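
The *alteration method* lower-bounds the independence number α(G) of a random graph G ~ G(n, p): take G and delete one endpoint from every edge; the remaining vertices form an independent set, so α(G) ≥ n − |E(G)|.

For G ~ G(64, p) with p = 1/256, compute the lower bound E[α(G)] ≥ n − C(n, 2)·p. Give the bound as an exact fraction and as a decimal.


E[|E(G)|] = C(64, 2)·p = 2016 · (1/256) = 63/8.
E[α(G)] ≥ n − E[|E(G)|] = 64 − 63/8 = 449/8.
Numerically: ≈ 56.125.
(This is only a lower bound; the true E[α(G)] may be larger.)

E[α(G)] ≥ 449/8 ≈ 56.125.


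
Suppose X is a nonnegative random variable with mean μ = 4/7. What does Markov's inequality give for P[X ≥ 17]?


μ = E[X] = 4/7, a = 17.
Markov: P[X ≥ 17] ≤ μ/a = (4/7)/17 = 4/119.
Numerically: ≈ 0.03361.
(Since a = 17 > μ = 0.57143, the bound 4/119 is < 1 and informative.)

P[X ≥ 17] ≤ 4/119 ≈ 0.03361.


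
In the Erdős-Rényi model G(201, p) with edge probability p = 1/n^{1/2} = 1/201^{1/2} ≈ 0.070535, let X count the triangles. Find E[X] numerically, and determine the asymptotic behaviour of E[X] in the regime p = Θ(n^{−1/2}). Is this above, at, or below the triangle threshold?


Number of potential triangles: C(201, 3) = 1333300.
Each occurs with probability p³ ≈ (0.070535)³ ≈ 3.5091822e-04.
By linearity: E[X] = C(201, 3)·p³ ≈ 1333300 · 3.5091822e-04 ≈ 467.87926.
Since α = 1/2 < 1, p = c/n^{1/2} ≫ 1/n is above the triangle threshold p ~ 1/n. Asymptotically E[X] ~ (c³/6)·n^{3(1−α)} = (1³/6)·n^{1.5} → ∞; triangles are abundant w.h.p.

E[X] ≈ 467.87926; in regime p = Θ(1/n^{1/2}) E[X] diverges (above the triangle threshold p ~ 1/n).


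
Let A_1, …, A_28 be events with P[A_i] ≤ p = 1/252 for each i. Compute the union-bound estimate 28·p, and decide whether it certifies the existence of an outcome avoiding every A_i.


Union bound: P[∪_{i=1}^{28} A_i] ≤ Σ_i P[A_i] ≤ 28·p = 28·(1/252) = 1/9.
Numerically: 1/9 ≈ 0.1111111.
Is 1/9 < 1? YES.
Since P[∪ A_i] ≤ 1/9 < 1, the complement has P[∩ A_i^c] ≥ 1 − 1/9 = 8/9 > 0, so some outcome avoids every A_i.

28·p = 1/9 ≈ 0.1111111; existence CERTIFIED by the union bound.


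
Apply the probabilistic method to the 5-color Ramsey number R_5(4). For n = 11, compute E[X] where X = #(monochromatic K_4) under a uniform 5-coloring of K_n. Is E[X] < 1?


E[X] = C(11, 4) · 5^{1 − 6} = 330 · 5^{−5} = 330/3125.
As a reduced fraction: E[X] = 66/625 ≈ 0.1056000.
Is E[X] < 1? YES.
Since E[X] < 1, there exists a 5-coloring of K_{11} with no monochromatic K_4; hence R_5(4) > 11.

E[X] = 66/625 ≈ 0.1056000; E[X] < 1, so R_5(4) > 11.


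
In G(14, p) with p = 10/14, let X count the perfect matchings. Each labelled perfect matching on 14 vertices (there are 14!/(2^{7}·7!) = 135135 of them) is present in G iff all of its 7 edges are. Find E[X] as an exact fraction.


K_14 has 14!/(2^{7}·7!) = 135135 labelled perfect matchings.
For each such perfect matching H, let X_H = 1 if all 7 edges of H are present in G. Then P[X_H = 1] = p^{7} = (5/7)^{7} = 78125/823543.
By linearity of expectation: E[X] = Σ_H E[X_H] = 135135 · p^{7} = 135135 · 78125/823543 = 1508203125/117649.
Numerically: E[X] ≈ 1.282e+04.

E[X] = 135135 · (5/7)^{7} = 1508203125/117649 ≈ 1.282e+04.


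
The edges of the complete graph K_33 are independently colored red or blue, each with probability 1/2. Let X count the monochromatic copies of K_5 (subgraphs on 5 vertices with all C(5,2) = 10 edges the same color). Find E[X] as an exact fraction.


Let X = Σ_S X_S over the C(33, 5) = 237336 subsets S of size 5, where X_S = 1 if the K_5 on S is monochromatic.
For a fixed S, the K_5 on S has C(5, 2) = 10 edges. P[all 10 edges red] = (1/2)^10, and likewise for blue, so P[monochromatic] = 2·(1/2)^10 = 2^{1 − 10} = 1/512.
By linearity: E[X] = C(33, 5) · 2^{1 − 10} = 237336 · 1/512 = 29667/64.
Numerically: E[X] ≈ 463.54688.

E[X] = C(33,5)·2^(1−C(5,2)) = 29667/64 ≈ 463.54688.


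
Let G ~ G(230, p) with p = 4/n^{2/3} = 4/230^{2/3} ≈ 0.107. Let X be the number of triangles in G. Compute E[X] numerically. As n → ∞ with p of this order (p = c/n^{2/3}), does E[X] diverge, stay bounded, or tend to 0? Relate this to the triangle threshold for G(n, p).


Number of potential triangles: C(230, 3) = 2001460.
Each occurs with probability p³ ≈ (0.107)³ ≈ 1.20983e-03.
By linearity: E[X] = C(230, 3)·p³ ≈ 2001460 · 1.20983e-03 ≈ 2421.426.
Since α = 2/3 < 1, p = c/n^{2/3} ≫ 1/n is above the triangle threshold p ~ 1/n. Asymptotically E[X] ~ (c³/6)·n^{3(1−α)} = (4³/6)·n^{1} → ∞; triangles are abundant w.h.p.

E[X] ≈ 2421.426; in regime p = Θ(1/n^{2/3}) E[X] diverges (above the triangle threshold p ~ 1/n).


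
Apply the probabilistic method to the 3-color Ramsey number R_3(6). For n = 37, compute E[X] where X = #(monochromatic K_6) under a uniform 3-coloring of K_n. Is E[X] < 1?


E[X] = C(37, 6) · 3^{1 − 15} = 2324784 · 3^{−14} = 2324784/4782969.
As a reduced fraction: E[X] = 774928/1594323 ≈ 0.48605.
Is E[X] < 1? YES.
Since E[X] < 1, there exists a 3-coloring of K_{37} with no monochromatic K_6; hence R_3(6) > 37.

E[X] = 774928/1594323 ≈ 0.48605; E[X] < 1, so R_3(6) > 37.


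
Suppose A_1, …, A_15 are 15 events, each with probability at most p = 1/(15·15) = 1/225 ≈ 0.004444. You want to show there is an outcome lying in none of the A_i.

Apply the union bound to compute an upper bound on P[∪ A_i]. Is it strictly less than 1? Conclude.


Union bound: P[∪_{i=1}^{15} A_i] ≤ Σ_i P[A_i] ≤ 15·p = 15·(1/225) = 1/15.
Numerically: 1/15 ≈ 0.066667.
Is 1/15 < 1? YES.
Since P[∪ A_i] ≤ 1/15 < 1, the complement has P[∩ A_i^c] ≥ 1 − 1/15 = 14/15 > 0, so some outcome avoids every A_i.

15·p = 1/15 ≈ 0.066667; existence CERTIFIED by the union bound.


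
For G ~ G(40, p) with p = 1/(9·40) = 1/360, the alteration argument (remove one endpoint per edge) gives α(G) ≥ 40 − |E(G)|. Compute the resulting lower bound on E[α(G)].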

* * *

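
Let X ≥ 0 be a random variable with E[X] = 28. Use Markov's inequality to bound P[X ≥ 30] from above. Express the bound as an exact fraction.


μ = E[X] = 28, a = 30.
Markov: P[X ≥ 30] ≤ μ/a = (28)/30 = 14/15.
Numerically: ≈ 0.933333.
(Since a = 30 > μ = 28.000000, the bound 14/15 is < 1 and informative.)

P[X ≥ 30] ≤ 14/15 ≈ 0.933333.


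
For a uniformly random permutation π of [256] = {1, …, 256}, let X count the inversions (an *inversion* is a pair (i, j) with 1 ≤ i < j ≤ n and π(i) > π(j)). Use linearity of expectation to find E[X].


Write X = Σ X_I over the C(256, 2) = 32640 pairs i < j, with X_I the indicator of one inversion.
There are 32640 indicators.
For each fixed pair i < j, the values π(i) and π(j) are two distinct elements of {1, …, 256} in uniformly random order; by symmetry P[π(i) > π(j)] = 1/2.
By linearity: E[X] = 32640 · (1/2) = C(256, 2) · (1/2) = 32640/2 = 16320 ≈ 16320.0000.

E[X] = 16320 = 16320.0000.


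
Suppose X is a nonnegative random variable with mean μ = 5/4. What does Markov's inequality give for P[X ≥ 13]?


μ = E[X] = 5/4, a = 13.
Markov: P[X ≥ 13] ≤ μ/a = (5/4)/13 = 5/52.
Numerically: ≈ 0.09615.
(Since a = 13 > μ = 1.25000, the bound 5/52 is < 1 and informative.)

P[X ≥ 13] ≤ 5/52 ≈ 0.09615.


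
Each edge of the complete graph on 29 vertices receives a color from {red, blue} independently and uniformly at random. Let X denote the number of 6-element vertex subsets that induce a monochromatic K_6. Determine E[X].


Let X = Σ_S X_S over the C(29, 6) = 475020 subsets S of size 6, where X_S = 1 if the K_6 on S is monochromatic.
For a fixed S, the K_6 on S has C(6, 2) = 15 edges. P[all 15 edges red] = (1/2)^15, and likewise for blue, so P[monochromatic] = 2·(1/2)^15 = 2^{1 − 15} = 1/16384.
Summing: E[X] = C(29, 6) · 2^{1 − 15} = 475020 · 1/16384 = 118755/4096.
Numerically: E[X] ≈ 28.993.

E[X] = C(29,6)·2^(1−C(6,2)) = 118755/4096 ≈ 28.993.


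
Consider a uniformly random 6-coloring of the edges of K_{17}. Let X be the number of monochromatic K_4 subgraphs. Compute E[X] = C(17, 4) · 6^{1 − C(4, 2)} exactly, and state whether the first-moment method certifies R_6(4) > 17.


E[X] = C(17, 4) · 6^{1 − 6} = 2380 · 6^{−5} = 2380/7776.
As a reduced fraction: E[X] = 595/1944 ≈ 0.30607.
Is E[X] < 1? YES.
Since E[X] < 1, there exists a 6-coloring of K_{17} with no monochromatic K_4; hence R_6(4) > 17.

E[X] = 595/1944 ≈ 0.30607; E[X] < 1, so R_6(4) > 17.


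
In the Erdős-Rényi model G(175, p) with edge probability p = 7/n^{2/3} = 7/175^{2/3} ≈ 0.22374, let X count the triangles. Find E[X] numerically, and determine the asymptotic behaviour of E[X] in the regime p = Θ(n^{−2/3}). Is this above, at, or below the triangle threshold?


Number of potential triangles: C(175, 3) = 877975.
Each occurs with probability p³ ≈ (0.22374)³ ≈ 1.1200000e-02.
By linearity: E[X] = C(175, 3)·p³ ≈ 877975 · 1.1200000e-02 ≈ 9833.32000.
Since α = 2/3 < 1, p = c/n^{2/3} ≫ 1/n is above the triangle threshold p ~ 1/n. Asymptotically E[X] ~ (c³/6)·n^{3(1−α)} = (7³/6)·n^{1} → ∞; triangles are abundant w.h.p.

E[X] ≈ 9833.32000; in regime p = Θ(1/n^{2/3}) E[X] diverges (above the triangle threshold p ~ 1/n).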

Task instructions: Search the records for the string "alteration" and report each line that has it.

Task output:
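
The *alteration method* lower-bounds the independence number α(G) of a random graph G ~ G(n, p): take G and delete one endpoint from every edge; the remaining vertices form an independent set, so α(G) ≥ n − |E(G)|.
For G ~ G(40, p) with p = 1/(9·40) = 1/360, the alteration argument (remove one endpoint per edge) gives α(G) ≥ 40 − |E(G)|. Compute the resulting lower bound on E[α(G)].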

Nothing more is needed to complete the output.